What you have to do: Return exactly the final stretch of the records below, opening with the line that contains "Using these, compute" and closing with the last line.

*** Materials provided ***

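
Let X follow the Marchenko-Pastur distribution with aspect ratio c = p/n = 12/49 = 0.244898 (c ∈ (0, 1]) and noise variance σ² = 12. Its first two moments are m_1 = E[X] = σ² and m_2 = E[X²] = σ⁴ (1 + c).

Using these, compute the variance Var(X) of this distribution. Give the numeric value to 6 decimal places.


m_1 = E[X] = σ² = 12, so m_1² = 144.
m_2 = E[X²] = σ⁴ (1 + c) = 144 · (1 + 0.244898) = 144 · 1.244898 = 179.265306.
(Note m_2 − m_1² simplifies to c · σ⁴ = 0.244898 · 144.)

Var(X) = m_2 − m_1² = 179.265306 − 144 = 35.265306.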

*** End of Materials provided ***

Solution:
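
Using these, compute the variance Var(X) of this distribution. Give the numeric value to 6 decimal places.


m_1 = E[X] = σ² = 12, so m_1² = 144.
m_2 = E[X²] = σ⁴ (1 + c) = 144 · (1 + 0.244898) = 144 · 1.244898 = 179.265306.
(Note m_2 − m_1² simplifies to c · σ⁴ = 0.244898 · 144.)

Var(X) = m_2 − m_1² = 179.265306 − 144 = 35.265306.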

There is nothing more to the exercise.